Collected data entries

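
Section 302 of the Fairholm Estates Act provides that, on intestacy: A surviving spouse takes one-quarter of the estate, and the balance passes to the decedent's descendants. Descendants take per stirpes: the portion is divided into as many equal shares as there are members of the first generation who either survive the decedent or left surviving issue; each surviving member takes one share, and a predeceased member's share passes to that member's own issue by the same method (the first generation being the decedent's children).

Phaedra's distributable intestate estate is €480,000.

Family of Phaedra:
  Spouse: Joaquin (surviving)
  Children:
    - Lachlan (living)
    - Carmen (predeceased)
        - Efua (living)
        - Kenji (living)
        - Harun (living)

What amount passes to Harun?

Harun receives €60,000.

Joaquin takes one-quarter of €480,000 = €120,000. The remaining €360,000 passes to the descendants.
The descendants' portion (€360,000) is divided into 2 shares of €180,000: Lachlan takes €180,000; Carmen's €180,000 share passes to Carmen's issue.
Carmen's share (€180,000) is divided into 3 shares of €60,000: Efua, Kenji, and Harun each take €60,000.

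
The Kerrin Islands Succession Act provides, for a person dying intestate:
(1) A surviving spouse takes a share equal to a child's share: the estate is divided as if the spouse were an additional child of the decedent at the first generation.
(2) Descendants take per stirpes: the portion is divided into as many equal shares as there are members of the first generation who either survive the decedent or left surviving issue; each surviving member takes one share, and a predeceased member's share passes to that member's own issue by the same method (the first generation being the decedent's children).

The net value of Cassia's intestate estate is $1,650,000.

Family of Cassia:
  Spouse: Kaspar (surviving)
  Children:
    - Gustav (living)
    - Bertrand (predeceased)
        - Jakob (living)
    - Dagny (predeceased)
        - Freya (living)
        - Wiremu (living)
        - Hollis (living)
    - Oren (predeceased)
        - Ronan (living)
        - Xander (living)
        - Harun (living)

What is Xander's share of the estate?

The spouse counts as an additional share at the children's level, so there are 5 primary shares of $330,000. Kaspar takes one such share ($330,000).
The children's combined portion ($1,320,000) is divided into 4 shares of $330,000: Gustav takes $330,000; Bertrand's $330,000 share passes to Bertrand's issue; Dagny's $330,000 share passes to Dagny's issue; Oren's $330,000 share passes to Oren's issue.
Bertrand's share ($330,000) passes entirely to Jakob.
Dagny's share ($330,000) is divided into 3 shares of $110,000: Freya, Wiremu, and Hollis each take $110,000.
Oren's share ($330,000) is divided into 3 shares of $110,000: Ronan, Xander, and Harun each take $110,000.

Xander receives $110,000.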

* * *

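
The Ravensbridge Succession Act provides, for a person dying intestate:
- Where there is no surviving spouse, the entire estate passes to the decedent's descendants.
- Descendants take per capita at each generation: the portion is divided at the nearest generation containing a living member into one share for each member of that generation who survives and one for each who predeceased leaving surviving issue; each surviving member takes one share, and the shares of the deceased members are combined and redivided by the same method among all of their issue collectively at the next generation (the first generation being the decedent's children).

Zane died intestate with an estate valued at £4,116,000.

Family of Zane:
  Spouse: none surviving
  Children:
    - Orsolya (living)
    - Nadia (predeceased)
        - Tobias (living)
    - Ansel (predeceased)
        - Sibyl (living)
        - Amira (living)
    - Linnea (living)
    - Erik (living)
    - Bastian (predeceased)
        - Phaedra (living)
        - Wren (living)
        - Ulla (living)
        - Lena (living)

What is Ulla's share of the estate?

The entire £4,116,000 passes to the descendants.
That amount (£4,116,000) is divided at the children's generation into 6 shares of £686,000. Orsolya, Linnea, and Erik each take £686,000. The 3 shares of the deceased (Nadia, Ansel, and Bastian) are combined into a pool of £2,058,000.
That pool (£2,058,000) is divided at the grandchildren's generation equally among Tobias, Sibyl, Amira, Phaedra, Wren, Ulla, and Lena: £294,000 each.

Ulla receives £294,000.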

◆ **Goal of the exercise**
Working from the data above, extract solely the lines from the one containing "The Kerrin Islands" through the one containing "(1) A surviving", exactly as they appear, both included.

◆ **Reply to the task**
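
The Kerrin Islands Succession Act provides, for a person dying intestate:
(1) A surviving spouse takes a share equal to a child's share: the estate is divided as if the spouse were an additional child of the decedent at the first generation.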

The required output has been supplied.